* _EXERCISE DESCRIPTION_
Every line of the material is to be repeated exactly as it stands.

--- START ---

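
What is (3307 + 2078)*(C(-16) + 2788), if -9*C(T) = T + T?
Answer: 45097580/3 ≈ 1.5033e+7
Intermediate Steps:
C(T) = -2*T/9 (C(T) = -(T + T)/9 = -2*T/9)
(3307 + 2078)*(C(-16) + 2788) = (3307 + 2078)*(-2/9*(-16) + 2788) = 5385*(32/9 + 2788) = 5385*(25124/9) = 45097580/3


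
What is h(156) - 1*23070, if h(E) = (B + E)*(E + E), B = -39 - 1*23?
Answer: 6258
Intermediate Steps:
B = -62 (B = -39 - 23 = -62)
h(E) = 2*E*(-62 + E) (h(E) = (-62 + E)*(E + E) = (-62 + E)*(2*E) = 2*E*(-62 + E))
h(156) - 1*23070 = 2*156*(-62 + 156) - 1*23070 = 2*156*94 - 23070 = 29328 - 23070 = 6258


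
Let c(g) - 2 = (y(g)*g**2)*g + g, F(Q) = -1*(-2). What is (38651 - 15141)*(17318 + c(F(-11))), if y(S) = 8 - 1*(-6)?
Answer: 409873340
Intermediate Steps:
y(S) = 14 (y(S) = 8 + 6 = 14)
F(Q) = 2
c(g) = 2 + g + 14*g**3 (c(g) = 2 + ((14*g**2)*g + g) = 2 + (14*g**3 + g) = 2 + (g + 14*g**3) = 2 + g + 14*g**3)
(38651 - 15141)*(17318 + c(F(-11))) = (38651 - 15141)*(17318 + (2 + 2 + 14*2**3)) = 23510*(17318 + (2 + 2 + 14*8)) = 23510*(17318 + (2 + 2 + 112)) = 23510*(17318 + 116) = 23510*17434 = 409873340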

--- END ---

* _ANSWER_
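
What is (3307 + 2078)*(C(-16) + 2788), if -9*C(T) = T + T?
Answer: 45097580/3 ≈ 1.5033e+7
Intermediate Steps:
C(T) = -2*T/9 (C(T) = -(T + T)/9 = -2*T/9)
(3307 + 2078)*(C(-16) + 2788) = (3307 + 2078)*(-2/9*(-16) + 2788) = 5385*(32/9 + 2788) = 5385*(25124/9) = 45097580/3


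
What is h(156) - 1*23070, if h(E) = (B + E)*(E + E), B = -39 - 1*23?
Answer: 6258
Intermediate Steps:
B = -62 (B = -39 - 23 = -62)
h(E) = 2*E*(-62 + E) (h(E) = (-62 + E)*(E + E) = (-62 + E)*(2*E) = 2*E*(-62 + E))
h(156) - 1*23070 = 2*156*(-62 + 156) - 1*23070 = 2*156*94 - 23070 = 29328 - 23070 = 6258


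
Let c(g) - 2 = (y(g)*g**2)*g + g, F(Q) = -1*(-2). What is (38651 - 15141)*(17318 + c(F(-11))), if y(S) = 8 - 1*(-6)?
Answer: 409873340
Intermediate Steps:
y(S) = 14 (y(S) = 8 + 6 = 14)
F(Q) = 2
c(g) = 2 + g + 14*g**3 (c(g) = 2 + ((14*g**2)*g + g) = 2 + (14*g**3 + g) = 2 + (g + 14*g**3) = 2 + g + 14*g**3)
(38651 - 15141)*(17318 + c(F(-11))) = (38651 - 15141)*(17318 + (2 + 2 + 14*2**3)) = 23510*(17318 + (2 + 2 + 14*8)) = 23510*(17318 + (2 + 2 + 112)) = 23510*(17318 + 116) = 23510*17434 = 409873340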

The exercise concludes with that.